[[ Data listing open ]]

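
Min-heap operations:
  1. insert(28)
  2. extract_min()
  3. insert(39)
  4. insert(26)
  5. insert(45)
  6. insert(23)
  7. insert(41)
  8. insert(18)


insert(28) -> [28]
extract_min()->28, []
insert(39) -> [39]
insert(26) -> [26, 39]
insert(45) -> [26, 39, 45]
insert(23) -> [23, 26, 45, 39]
insert(41) -> [23, 26, 45, 39, 41]
insert(18) -> [18, 26, 23, 39, 41, 45]

Final heap: [18, 26, 23, 39, 41, 45]


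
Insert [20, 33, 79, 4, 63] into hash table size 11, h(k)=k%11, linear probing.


Insert 20: h=9 -> slot 9
Insert 33: h=0 -> slot 0
Insert 79: h=2 -> slot 2
Insert 4: h=4 -> slot 4
Insert 63: h=8 -> slot 8

Table: [33, None, 79, None, 4, None, None, None, 63, 20, None]


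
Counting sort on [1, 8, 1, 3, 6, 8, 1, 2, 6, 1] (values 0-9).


Input: [1, 8, 1, 3, 6, 8, 1, 2, 6, 1]
Counts: [0, 4, 1, 1, 0, 0, 2, 0, 2, 0]

Sorted: [1, 1, 1, 1, 2, 3, 6, 6, 8, 8]


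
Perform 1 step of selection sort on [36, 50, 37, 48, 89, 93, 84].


Initial: [36, 50, 37, 48, 89, 93, 84]
Step 1: min=36 at 0
  Swap: [36, 50, 37, 48, 89, 93, 84]

After 1 step: [36, 50, 37, 48, 89, 93, 84]


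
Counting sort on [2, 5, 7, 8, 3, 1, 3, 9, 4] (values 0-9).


Input: [2, 5, 7, 8, 3, 1, 3, 9, 4]
Counts: [0, 1, 1, 2, 1, 1, 0, 1, 1, 1]

Sorted: [1, 2, 3, 3, 4, 5, 7, 8, 9]


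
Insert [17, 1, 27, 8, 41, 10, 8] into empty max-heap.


Insert 17: [17]
Insert 1: [17, 1]
Insert 27: [27, 1, 17]
Insert 8: [27, 8, 17, 1]
Insert 41: [41, 27, 17, 1, 8]
Insert 10: [41, 27, 17, 1, 8, 10]
Insert 8: [41, 27, 17, 1, 8, 10, 8]

Final heap: [41, 27, 17, 1, 8, 10, 8]


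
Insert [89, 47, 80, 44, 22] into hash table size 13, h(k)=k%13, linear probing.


Insert 89: h=11 -> slot 11
Insert 47: h=8 -> slot 8
Insert 80: h=2 -> slot 2
Insert 44: h=5 -> slot 5
Insert 22: h=9 -> slot 9

Table: [None, None, 80, None, None, 44, None, None, 47, 22, None, 89, None]


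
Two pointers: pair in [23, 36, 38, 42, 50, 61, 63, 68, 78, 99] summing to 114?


lo=0(23)+hi=9(99)=122
lo=0(23)+hi=8(78)=101
lo=1(36)+hi=8(78)=114

Yes: 36+78=114


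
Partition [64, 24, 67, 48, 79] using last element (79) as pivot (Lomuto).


Pivot: 79
  64 <= 79: advance i (no swap)
  24 <= 79: advance i (no swap)
  67 <= 79: advance i (no swap)
  48 <= 79: advance i (no swap)
Place pivot at 4: [64, 24, 67, 48, 79]

Partitioned: [64, 24, 67, 48, 79]


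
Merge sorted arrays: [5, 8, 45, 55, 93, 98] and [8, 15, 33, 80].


Take 5 from A
Take 8 from A
Take 8 from B
Take 15 from B
Take 33 from B
Take 45 from A
Take 55 from A
Take 80 from B

Merged: [5, 8, 8, 15, 33, 45, 55, 80, 93, 98]


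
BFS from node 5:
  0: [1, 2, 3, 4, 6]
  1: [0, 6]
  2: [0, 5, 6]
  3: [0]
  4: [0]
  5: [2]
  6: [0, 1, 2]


Visit 5, enqueue [2]
Visit 2, enqueue [0, 6]
Visit 0, enqueue [1, 3, 4]
Visit 6, enqueue []
Visit 1, enqueue []
Visit 3, enqueue []
Visit 4, enqueue []

BFS order: [5, 2, 0, 6, 1, 3, 4]


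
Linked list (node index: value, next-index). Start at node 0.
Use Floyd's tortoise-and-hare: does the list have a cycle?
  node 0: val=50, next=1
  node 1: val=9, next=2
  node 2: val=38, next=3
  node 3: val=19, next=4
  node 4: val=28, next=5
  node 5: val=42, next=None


Floyd's tortoise (slow, +1) and hare (fast, +2):
  init: slow=0, fast=0
  step 1: slow=1, fast=2
  step 2: slow=2, fast=4
  step 3: fast 4->5->None, no cycle

Cycle: no


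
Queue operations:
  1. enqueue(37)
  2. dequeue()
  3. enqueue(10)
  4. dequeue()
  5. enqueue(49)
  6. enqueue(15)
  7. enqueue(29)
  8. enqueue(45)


enqueue(37) -> [37]
dequeue()->37, []
enqueue(10) -> [10]
dequeue()->10, []
enqueue(49) -> [49]
enqueue(15) -> [49, 15]
enqueue(29) -> [49, 15, 29]
enqueue(45) -> [49, 15, 29, 45]

Final queue: [49, 15, 29, 45]


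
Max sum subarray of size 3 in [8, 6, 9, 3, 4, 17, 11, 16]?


[0:3]: 23
[1:4]: 18
[2:5]: 16
[3:6]: 24
[4:7]: 32
[5:8]: 44

Max: 44 at [5:8]


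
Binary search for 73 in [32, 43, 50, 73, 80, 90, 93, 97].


Step 1: lo=0, hi=7, mid=3, val=73

Found at index 3


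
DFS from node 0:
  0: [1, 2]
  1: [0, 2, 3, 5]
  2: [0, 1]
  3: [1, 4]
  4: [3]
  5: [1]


Visit 0, push [2, 1]
Visit 1, push [5, 3, 2]
Visit 2, push []
Visit 3, push [4]
Visit 4, push []
Visit 5, push []

DFS order: [0, 1, 2, 3, 4, 5]


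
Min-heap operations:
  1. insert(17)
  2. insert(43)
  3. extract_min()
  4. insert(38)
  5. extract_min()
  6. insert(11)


insert(17) -> [17]
insert(43) -> [17, 43]
extract_min()->17, [43]
insert(38) -> [38, 43]
extract_min()->38, [43]
insert(11) -> [11, 43]

Final heap: [11, 43]


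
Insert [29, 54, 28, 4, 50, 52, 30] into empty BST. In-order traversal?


Insert 29: root
Insert 54: R from 29
Insert 28: L from 29
Insert 4: L from 29 -> L from 28
Insert 50: R from 29 -> L from 54
Insert 52: R from 29 -> L from 54 -> R from 50
Insert 30: R from 29 -> L from 54 -> L from 50

In-order: [4, 28, 29, 30, 50, 52, 54]


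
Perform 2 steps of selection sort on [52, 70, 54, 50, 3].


Initial: [52, 70, 54, 50, 3]
Step 1: min=3 at 4
  Swap: [3, 70, 54, 50, 52]
Step 2: min=50 at 3
  Swap: [3, 50, 54, 70, 52]

After 2 steps: [3, 50, 54, 70, 52]


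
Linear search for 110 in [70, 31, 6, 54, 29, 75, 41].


i=0: 70!=110
i=1: 31!=110
i=2: 6!=110
i=3: 54!=110
i=4: 29!=110
i=5: 75!=110
i=6: 41!=110

Not found, 7 comps


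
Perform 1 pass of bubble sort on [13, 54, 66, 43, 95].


Initial: [13, 54, 66, 43, 95]
Pass 1: [13, 54, 43, 66, 95] (1 swaps)

After 1 pass: [13, 54, 43, 66, 95]


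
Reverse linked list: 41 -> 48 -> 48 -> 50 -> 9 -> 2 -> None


Step 1: curr=41, set curr.next=prev(None) | reversed so far: 41
Step 2: curr=48, set curr.next=prev(41) | reversed so far: 48 -> 41
Step 3: curr=48, set curr.next=prev(48) | reversed so far: 48 -> 48 -> 41
Step 4: curr=50, set curr.next=prev(48) | reversed so far: 50 -> 48 -> 48 -> 41
Step 5: curr=9, set curr.next=prev(50) | reversed so far: 9 -> 50 -> 48 -> 48 -> 41
Step 6: curr=2, set curr.next=prev(9) | reversed so far: 2 -> 9 -> 50 -> 48 -> 48 -> 41

2 -> 9 -> 50 -> 48 -> 48 -> 41 -> None


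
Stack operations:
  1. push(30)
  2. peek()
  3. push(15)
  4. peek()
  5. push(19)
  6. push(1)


push(30) -> [30]
peek()->30
push(15) -> [30, 15]
peek()->15
push(19) -> [30, 15, 19]
push(1) -> [30, 15, 19, 1]

Final stack: [30, 15, 19, 1]


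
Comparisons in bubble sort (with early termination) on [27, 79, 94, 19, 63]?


Algorithm: bubble sort (with early termination)
Input: [27, 79, 94, 19, 63]
Sorted: [19, 27, 63, 79, 94]

10


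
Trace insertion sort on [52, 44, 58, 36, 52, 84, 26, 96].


Initial: [52, 44, 58, 36, 52, 84, 26, 96]
Insert 44: [44, 52, 58, 36, 52, 84, 26, 96]
Insert 58: [44, 52, 58, 36, 52, 84, 26, 96]
Insert 36: [36, 44, 52, 58, 52, 84, 26, 96]
Insert 52: [36, 44, 52, 52, 58, 84, 26, 96]
Insert 84: [36, 44, 52, 52, 58, 84, 26, 96]
Insert 26: [26, 36, 44, 52, 52, 58, 84, 96]
Insert 96: [26, 36, 44, 52, 52, 58, 84, 96]

Sorted: [26, 36, 44, 52, 52, 58, 84, 96]


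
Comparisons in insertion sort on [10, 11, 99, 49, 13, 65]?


Algorithm: insertion sort
Input: [10, 11, 99, 49, 13, 65]
Sorted: [10, 11, 13, 49, 65, 99]

9


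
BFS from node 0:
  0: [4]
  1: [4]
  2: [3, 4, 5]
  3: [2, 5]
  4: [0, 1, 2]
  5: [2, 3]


Visit 0, enqueue [4]
Visit 4, enqueue [1, 2]
Visit 1, enqueue []
Visit 2, enqueue [3, 5]
Visit 3, enqueue []
Visit 5, enqueue []

BFS order: [0, 4, 1, 2, 3, 5]


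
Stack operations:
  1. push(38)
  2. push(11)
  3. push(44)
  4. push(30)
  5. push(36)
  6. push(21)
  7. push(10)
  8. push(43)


push(38) -> [38]
push(11) -> [38, 11]
push(44) -> [38, 11, 44]
push(30) -> [38, 11, 44, 30]
push(36) -> [38, 11, 44, 30, 36]
push(21) -> [38, 11, 44, 30, 36, 21]
push(10) -> [38, 11, 44, 30, 36, 21, 10]
push(43) -> [38, 11, 44, 30, 36, 21, 10, 43]

Final stack: [38, 11, 44, 30, 36, 21, 10, 43]


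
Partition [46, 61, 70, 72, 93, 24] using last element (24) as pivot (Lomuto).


Pivot: 24
Place pivot at 0: [24, 61, 70, 72, 93, 46]

Partitioned: [24, 61, 70, 72, 93, 46]


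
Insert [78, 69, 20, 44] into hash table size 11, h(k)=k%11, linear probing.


Insert 78: h=1 -> slot 1
Insert 69: h=3 -> slot 3
Insert 20: h=9 -> slot 9
Insert 44: h=0 -> slot 0

Table: [44, 78, None, 69, None, None, None, None, None, 20, None]


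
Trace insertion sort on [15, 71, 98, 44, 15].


Initial: [15, 71, 98, 44, 15]
Insert 71: [15, 71, 98, 44, 15]
Insert 98: [15, 71, 98, 44, 15]
Insert 44: [15, 44, 71, 98, 15]
Insert 15: [15, 15, 44, 71, 98]

Sorted: [15, 15, 44, 71, 98]


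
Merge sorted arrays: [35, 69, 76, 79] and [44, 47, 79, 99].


Take 35 from A
Take 44 from B
Take 47 from B
Take 69 from A
Take 76 from A
Take 79 from A

Merged: [35, 44, 47, 69, 76, 79, 79, 99]


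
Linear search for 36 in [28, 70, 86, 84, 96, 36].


i=0: 28!=36
i=1: 70!=36
i=2: 86!=36
i=3: 84!=36
i=4: 96!=36
i=5: 36==36 found!

Found at 5, 6 comps


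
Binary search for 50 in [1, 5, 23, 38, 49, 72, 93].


Step 1: lo=0, hi=6, mid=3, val=38
Step 2: lo=4, hi=6, mid=5, val=72
Step 3: lo=4, hi=4, mid=4, val=49

Not found


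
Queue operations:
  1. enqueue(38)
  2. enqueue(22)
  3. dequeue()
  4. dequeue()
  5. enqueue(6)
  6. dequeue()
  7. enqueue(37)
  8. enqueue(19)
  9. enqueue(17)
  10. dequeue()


enqueue(38) -> [38]
enqueue(22) -> [38, 22]
dequeue()->38, [22]
dequeue()->22, []
enqueue(6) -> [6]
dequeue()->6, []
enqueue(37) -> [37]
enqueue(19) -> [37, 19]
enqueue(17) -> [37, 19, 17]
dequeue()->37, [19, 17]

Final queue: [19, 17]


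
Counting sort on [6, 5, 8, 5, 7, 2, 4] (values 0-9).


Input: [6, 5, 8, 5, 7, 2, 4]
Counts: [0, 0, 1, 0, 1, 2, 1, 1, 1, 0]

Sorted: [2, 4, 5, 5, 6, 7, 8]


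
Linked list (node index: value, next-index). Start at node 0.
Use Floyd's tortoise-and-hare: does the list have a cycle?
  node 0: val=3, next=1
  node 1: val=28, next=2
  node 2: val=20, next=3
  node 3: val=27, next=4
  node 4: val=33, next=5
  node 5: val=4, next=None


Floyd's tortoise (slow, +1) and hare (fast, +2):
  init: slow=0, fast=0
  step 1: slow=1, fast=2
  step 2: slow=2, fast=4
  step 3: fast 4->5->None, no cycle

Cycle: no


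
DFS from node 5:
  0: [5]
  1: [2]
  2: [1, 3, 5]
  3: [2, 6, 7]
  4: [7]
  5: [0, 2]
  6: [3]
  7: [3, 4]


Visit 5, push [2, 0]
Visit 0, push []
Visit 2, push [3, 1]
Visit 1, push []
Visit 3, push [7, 6]
Visit 6, push []
Visit 7, push [4]
Visit 4, push []

DFS order: [5, 0, 2, 1, 3, 6, 7, 4]


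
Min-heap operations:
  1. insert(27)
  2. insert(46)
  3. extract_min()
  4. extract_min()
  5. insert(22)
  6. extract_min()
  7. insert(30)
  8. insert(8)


insert(27) -> [27]
insert(46) -> [27, 46]
extract_min()->27, [46]
extract_min()->46, []
insert(22) -> [22]
extract_min()->22, []
insert(30) -> [30]
insert(8) -> [8, 30]

Final heap: [8, 30]


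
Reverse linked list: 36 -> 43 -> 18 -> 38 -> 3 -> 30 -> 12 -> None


Step 1: curr=36, set curr.next=prev(None) | reversed so far: 36
Step 2: curr=43, set curr.next=prev(36) | reversed so far: 43 -> 36
Step 3: curr=18, set curr.next=prev(43) | reversed so far: 18 -> 43 -> 36
Step 4: curr=38, set curr.next=prev(18) | reversed so far: 38 -> 18 -> 43 -> 36
Step 5: curr=3, set curr.next=prev(38) | reversed so far: 3 -> 38 -> 18 -> 43 -> 36
Step 6: curr=30, set curr.next=prev(3) | reversed so far: 30 -> 3 -> 38 -> 18 -> 43 -> 36
Step 7: curr=12, set curr.next=prev(30) | reversed so far: 12 -> 30 -> 3 -> 38 -> 18 -> 43 -> 36

12 -> 30 -> 3 -> 38 -> 18 -> 43 -> 36 -> None


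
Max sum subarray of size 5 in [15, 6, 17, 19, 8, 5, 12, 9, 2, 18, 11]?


[0:5]: 65
[1:6]: 55
[2:7]: 61
[3:8]: 53
[4:9]: 36
[5:10]: 46
[6:11]: 52

Max: 65 at [0:5]


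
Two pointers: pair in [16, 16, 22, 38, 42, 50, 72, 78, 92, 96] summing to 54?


lo=0(16)+hi=9(96)=112
lo=0(16)+hi=8(92)=108
lo=0(16)+hi=7(78)=94
lo=0(16)+hi=6(72)=88
lo=0(16)+hi=5(50)=66
lo=0(16)+hi=4(42)=58
lo=0(16)+hi=3(38)=54

Yes: 16+38=54


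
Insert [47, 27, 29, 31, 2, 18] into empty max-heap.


Insert 47: [47]
Insert 27: [47, 27]
Insert 29: [47, 27, 29]
Insert 31: [47, 31, 29, 27]
Insert 2: [47, 31, 29, 27, 2]
Insert 18: [47, 31, 29, 27, 2, 18]

Final heap: [47, 31, 29, 27, 2, 18]


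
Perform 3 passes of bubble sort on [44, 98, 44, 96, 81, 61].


Initial: [44, 98, 44, 96, 81, 61]
Pass 1: [44, 44, 96, 81, 61, 98] (4 swaps)
Pass 2: [44, 44, 81, 61, 96, 98] (2 swaps)
Pass 3: [44, 44, 61, 81, 96, 98] (1 swaps)

After 3 passes: [44, 44, 61, 81, 96, 98]


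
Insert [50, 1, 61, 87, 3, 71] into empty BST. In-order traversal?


Insert 50: root
Insert 1: L from 50
Insert 61: R from 50
Insert 87: R from 50 -> R from 61
Insert 3: L from 50 -> R from 1
Insert 71: R from 50 -> R from 61 -> L from 87

In-order: [1, 3, 50, 61, 71, 87]


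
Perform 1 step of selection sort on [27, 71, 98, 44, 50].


Initial: [27, 71, 98, 44, 50]
Step 1: min=27 at 0
  Swap: [27, 71, 98, 44, 50]

After 1 step: [27, 71, 98, 44, 50]


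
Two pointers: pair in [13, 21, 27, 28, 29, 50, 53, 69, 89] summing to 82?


lo=0(13)+hi=8(89)=102
lo=0(13)+hi=7(69)=82

Yes: 13+69=82


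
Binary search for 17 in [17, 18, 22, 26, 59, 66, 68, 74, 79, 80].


Step 1: lo=0, hi=9, mid=4, val=59
Step 2: lo=0, hi=3, mid=1, val=18
Step 3: lo=0, hi=0, mid=0, val=17

Found at index 0


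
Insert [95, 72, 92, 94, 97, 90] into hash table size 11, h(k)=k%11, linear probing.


Insert 95: h=7 -> slot 7
Insert 72: h=6 -> slot 6
Insert 92: h=4 -> slot 4
Insert 94: h=6, 2 probes -> slot 8
Insert 97: h=9 -> slot 9
Insert 90: h=2 -> slot 2

Table: [None, None, 90, None, 92, None, 72, 95, 94, 97, None]


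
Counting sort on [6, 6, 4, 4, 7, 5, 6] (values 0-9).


Input: [6, 6, 4, 4, 7, 5, 6]
Counts: [0, 0, 0, 0, 2, 1, 3, 1, 0, 0]

Sorted: [4, 4, 5, 6, 6, 6, 7]


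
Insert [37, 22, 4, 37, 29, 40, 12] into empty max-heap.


Insert 37: [37]
Insert 22: [37, 22]
Insert 4: [37, 22, 4]
Insert 37: [37, 37, 4, 22]
Insert 29: [37, 37, 4, 22, 29]
Insert 40: [40, 37, 37, 22, 29, 4]
Insert 12: [40, 37, 37, 22, 29, 4, 12]

Final heap: [40, 37, 37, 22, 29, 4, 12]


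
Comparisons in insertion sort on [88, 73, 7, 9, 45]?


Algorithm: insertion sort
Input: [88, 73, 7, 9, 45]
Sorted: [7, 9, 45, 73, 88]

9


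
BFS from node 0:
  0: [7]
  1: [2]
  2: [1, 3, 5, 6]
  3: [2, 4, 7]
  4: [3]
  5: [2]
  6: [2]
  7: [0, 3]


Visit 0, enqueue [7]
Visit 7, enqueue [3]
Visit 3, enqueue [2, 4]
Visit 2, enqueue [1, 5, 6]
Visit 4, enqueue []
Visit 1, enqueue []
Visit 5, enqueue []
Visit 6, enqueue []

BFS order: [0, 7, 3, 2, 4, 1, 5, 6]


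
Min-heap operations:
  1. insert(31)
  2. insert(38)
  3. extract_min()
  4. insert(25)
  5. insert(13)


insert(31) -> [31]
insert(38) -> [31, 38]
extract_min()->31, [38]
insert(25) -> [25, 38]
insert(13) -> [13, 38, 25]

Final heap: [13, 38, 25]


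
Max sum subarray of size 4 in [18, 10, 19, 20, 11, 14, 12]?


[0:4]: 67
[1:5]: 60
[2:6]: 64
[3:7]: 57

Max: 67 at [0:4]


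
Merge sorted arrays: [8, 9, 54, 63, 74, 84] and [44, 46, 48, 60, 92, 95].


Take 8 from A
Take 9 from A
Take 44 from B
Take 46 from B
Take 48 from B
Take 54 from A
Take 60 from B
Take 63 from A
Take 74 from A
Take 84 from A

Merged: [8, 9, 44, 46, 48, 54, 60, 63, 74, 84, 92, 95]


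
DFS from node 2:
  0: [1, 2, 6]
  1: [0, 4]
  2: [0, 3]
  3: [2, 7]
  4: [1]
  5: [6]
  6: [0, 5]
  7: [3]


Visit 2, push [3, 0]
Visit 0, push [6, 1]
Visit 1, push [4]
Visit 4, push []
Visit 6, push [5]
Visit 5, push []
Visit 3, push [7]
Visit 7, push []

DFS order: [2, 0, 1, 4, 6, 5, 3, 7]


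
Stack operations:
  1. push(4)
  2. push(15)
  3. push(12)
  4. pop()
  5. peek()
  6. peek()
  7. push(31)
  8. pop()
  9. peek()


push(4) -> [4]
push(15) -> [4, 15]
push(12) -> [4, 15, 12]
pop()->12, [4, 15]
peek()->15
peek()->15
push(31) -> [4, 15, 31]
pop()->31, [4, 15]
peek()->15

Final stack: [4, 15]


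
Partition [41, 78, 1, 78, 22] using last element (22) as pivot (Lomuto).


Pivot: 22
  1 <= 22: swap -> [1, 78, 41, 78, 22]
Place pivot at 1: [1, 22, 41, 78, 78]

Partitioned: [1, 22, 41, 78, 78]


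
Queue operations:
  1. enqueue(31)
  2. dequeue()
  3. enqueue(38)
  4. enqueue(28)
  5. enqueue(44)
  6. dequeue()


enqueue(31) -> [31]
dequeue()->31, []
enqueue(38) -> [38]
enqueue(28) -> [38, 28]
enqueue(44) -> [38, 28, 44]
dequeue()->38, [28, 44]

Final queue: [28, 44]


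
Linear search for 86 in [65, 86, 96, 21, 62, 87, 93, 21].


i=0: 65!=86
i=1: 86==86 found!

Found at 1, 2 comps


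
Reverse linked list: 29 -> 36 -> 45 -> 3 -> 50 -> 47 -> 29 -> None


Step 1: curr=29, set curr.next=prev(None) | reversed so far: 29
Step 2: curr=36, set curr.next=prev(29) | reversed so far: 36 -> 29
Step 3: curr=45, set curr.next=prev(36) | reversed so far: 45 -> 36 -> 29
Step 4: curr=3, set curr.next=prev(45) | reversed so far: 3 -> 45 -> 36 -> 29
Step 5: curr=50, set curr.next=prev(3) | reversed so far: 50 -> 3 -> 45 -> 36 -> 29
Step 6: curr=47, set curr.next=prev(50) | reversed so far: 47 -> 50 -> 3 -> 45 -> 36 -> 29
Step 7: curr=29, set curr.next=prev(47) | reversed so far: 29 -> 47 -> 50 -> 3 -> 45 -> 36 -> 29

29 -> 47 -> 50 -> 3 -> 45 -> 36 -> 29 -> None


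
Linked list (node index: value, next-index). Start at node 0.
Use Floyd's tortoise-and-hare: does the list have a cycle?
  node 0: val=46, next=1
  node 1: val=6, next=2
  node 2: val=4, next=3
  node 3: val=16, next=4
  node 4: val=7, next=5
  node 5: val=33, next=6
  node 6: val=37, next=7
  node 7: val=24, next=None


Floyd's tortoise (slow, +1) and hare (fast, +2):
  init: slow=0, fast=0
  step 1: slow=1, fast=2
  step 2: slow=2, fast=4
  step 3: slow=3, fast=6
  step 4: fast 6->7->None, no cycle

Cycle: no


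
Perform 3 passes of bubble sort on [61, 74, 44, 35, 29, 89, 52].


Initial: [61, 74, 44, 35, 29, 89, 52]
Pass 1: [61, 44, 35, 29, 74, 52, 89] (4 swaps)
Pass 2: [44, 35, 29, 61, 52, 74, 89] (4 swaps)
Pass 3: [35, 29, 44, 52, 61, 74, 89] (3 swaps)

After 3 passes: [35, 29, 44, 52, 61, 74, 89]


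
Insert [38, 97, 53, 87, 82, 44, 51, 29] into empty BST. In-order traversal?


Insert 38: root
Insert 97: R from 38
Insert 53: R from 38 -> L from 97
Insert 87: R from 38 -> L from 97 -> R from 53
Insert 82: R from 38 -> L from 97 -> R from 53 -> L from 87
Insert 44: R from 38 -> L from 97 -> L from 53
Insert 51: R from 38 -> L from 97 -> L from 53 -> R from 44
Insert 29: L from 38

In-order: [29, 38, 44, 51, 53, 82, 87, 97]


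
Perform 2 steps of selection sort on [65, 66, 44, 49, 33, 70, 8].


Initial: [65, 66, 44, 49, 33, 70, 8]
Step 1: min=8 at 6
  Swap: [8, 66, 44, 49, 33, 70, 65]
Step 2: min=33 at 4
  Swap: [8, 33, 44, 49, 66, 70, 65]

After 2 steps: [8, 33, 44, 49, 66, 70, 65]


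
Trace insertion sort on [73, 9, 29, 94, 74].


Initial: [73, 9, 29, 94, 74]
Insert 9: [9, 73, 29, 94, 74]
Insert 29: [9, 29, 73, 94, 74]
Insert 94: [9, 29, 73, 94, 74]
Insert 74: [9, 29, 73, 74, 94]

Sorted: [9, 29, 73, 74, 94]


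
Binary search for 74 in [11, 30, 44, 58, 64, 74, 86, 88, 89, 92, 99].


Step 1: lo=0, hi=10, mid=5, val=74

Found at index 5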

[[ Data listing closed ]]

The task:
What the task asks for is a word-for-word repeat of the lines above, from the first through the one containing "7. insert(41)".

Exercise result:
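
Min-heap operations:
  1. insert(28)
  2. extract_min()
  3. insert(39)
  4. insert(26)
  5. insert(45)
  6. insert(23)
  7. insert(41)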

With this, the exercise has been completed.